◆ **Material for the task**
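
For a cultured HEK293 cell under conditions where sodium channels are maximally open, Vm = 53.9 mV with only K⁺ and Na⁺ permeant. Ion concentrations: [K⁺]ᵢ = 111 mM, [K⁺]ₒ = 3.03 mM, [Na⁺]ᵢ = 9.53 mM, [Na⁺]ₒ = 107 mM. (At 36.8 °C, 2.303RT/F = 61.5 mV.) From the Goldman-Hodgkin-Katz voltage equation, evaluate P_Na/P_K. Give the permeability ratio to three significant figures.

23.6

Let α = P_Na/P_K. GHK: Vm = 61.5·log₁₀[(Kₒ + α·Naₒ)/(Kᵢ + α·Naᵢ)].
10^(Vm/61.5) = 10^(53.9/61.5) = 7.5235
So 7.5235·(Kᵢ + α·Naᵢ) = Kₒ + α·Naₒ → α = (7.5235·111.0 − 3.03) / (107.0 − 7.5235·9.53)
α = (835.1 − 3.03) / (107.0 − 71.7) = 832.1/35.3 = 23.57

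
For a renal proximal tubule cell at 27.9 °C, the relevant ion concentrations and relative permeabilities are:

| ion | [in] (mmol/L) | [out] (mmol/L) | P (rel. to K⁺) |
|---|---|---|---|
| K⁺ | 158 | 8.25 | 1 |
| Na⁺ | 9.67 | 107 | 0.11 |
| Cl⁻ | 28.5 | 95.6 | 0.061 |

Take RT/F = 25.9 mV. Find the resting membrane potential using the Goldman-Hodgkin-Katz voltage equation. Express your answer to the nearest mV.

-52 mV

Vm = 25.9 · ln[(Σ P·[cation]ₒ + Σ P·[anion]ᵢ) / (Σ P·[cation]ᵢ + Σ P·[anion]ₒ)]
Numerator = 1×8.25 + 0.11×107 + 0.061×28.5 = 21.76
Denominator = 1×158 + 0.11×9.67 + 0.061×95.6 = 164.9
Vm = 25.9 · ln(0.13195) = 25.9 × (-2.0253) = -52.46 mV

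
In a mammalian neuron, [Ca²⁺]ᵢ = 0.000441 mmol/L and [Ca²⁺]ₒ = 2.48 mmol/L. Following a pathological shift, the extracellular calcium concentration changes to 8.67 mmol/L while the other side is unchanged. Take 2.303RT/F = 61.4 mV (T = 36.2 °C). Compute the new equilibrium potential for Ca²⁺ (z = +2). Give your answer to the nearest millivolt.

132 mV

After the shift: [Ca²⁺]_out = 8.67, [Ca²⁺]_in = 0.000441 mmol/L.
E_new = (61.4/2)·log₁₀(8.67/0.000441) = 30.70 · (4.2936) = 131.81 mV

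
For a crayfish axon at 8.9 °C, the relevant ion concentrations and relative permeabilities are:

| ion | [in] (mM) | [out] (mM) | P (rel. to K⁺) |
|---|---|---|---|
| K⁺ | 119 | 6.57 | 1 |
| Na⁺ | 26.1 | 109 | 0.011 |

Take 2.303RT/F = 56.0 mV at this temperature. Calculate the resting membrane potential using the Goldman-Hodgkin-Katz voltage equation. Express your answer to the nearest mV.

Vm = 56.0 · log₁₀[(Σ P·[cation]ₒ + Σ P·[anion]ᵢ) / (Σ P·[cation]ᵢ + Σ P·[anion]ₒ)]
Numerator = 1×6.57 + 0.011×109 = 7.769
Denominator = 1×119 + 0.011×26.1 = 119.3
Vm = 56.0 · log₁₀(0.065129) = 56.0 × (-1.1862) = -66.43 mV

-66 mV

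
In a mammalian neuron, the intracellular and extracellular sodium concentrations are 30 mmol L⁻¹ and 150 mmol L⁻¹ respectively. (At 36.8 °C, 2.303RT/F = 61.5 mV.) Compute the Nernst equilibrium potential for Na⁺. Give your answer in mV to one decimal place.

43.0 mV

E = (61.5/z) · log₁₀([Na⁺]_out/[Na⁺]_in) with z = +1.
= (61.5/1) · log₁₀(150/30) = 61.50 · log₁₀(5)
= 61.50 · (0.6990) = 42.99 mV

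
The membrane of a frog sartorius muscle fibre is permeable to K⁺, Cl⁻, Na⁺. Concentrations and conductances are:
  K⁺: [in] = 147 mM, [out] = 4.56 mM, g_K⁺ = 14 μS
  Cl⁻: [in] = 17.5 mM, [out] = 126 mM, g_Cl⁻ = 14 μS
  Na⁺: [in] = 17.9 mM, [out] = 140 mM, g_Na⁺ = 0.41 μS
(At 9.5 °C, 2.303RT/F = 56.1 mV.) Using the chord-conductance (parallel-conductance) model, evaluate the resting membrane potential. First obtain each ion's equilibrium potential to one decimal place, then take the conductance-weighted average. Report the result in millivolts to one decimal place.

-64.7 mV

E_K⁺ = (56.1/1)·log₁₀(4.56/147) = -84.6 mV
E_Cl⁻ = (56.1/-1)·log₁₀(126/17.5) = -48.1 mV
E_Na⁺ = (56.1/1)·log₁₀(140/17.9) = 50.1 mV
Vm = (Σ gᵢEᵢ)/(Σ gᵢ) = (14·-84.6 + 14·-48.1 + 0.41·50.1) / (14 + 14 + 0.41)
= -1837.26 / 28.41 = -64.67 mV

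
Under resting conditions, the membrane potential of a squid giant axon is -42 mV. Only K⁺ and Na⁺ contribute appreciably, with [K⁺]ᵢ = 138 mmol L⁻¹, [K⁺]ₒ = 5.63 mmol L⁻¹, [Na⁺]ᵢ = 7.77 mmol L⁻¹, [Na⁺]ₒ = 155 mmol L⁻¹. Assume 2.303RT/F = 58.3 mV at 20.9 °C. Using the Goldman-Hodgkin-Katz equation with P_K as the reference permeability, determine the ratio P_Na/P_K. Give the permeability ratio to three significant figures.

Let α = P_Na/P_K. GHK: Vm = 58.3·log₁₀[(Kₒ + α·Naₒ)/(Kᵢ + α·Naᵢ)].
10^(Vm/58.3) = 10^(-42.0/58.3) = 0.19037
So 0.19037·(Kᵢ + α·Naᵢ) = Kₒ + α·Naₒ → α = (0.19037·138.0 − 5.63) / (155.0 − 0.19037·7.77)
α = (26.27 − 5.63) / (155.0 − 1.479) = 20.64/153.5 = 0.1344

0.134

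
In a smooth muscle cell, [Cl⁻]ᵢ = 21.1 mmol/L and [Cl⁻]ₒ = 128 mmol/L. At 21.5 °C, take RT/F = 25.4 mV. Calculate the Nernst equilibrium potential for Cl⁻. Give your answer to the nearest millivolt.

-46 mV

E = (25.4/z) · ln([Cl⁻]_out/[Cl⁻]_in) with z = -1.
For an anion, dividing by z = -1 reverses the sign.
= (25.4/-1) · ln(128/21.1) = -25.40 · ln(6.066)
= -25.40 · (1.8028) = -45.79 mV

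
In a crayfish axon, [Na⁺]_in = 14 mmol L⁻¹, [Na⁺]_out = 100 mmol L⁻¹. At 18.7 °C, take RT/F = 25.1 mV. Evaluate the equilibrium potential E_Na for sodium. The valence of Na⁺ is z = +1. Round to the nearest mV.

49 mV

E = (25.1/z) · ln([Na⁺]_out/[Na⁺]_in) with z = +1.
= (25.1/1) · ln(100/14) = 25.10 · ln(7.143)
= 25.10 · (1.9661) = 49.35 mV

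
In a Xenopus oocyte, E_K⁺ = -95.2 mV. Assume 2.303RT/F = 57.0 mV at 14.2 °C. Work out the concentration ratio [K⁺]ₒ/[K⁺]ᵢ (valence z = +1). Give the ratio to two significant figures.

log₁₀([out]/[in]) = E·z/(57.0) = -95.2 × 1 / 57.0 = -1.6702
[out]/[in] = 10^(-1.6702) = 0.02137

0.021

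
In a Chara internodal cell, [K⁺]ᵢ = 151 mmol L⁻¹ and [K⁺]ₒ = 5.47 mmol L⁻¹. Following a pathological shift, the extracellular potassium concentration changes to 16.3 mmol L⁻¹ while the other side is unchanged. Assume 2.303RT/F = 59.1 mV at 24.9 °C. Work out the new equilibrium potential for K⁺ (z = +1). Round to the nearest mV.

After the shift: [K⁺]_out = 16.3, [K⁺]_in = 151 mmol L⁻¹.
E_new = (59.1/1)·log₁₀(16.3/151) = 59.10 · (-0.9668) = -57.14 mV

-57 mV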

◆ **Try it**
Repeat the line that contains "In a crayfish", then every line after it until the records end, with nothing added.

◆ **Worked solution**
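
In a crayfish axon, [Na⁺]_in = 14 mmol L⁻¹, [Na⁺]_out = 100 mmol L⁻¹. At 18.7 °C, take RT/F = 25.1 mV. Evaluate the equilibrium potential E_Na for sodium. The valence of Na⁺ is z = +1. Round to the nearest mV.

49 mV

E = (25.1/z) · ln([Na⁺]_out/[Na⁺]_in) with z = +1.
= (25.1/1) · ln(100/14) = 25.10 · ln(7.143)
= 25.10 · (1.9661) = 49.35 mV

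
In a Xenopus oocyte, E_K⁺ = -95.2 mV. Assume 2.303RT/F = 57.0 mV at 14.2 °C. Work out the concentration ratio [K⁺]ₒ/[K⁺]ᵢ (valence z = +1). Give the ratio to two significant figures.

log₁₀([out]/[in]) = E·z/(57.0) = -95.2 × 1 / 57.0 = -1.6702
[out]/[in] = 10^(-1.6702) = 0.02137

0.021

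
In a Chara internodal cell, [K⁺]ᵢ = 151 mmol L⁻¹ and [K⁺]ₒ = 5.47 mmol L⁻¹. Following a pathological shift, the extracellular potassium concentration changes to 16.3 mmol L⁻¹ while the other side is unchanged. Assume 2.303RT/F = 59.1 mV at 24.9 °C. Work out the new equilibrium potential for K⁺ (z = +1). Round to the nearest mV.

After the shift: [K⁺]_out = 16.3, [K⁺]_in = 151 mmol L⁻¹.
E_new = (59.1/1)·log₁₀(16.3/151) = 59.10 · (-0.9668) = -57.14 mV

-57 mV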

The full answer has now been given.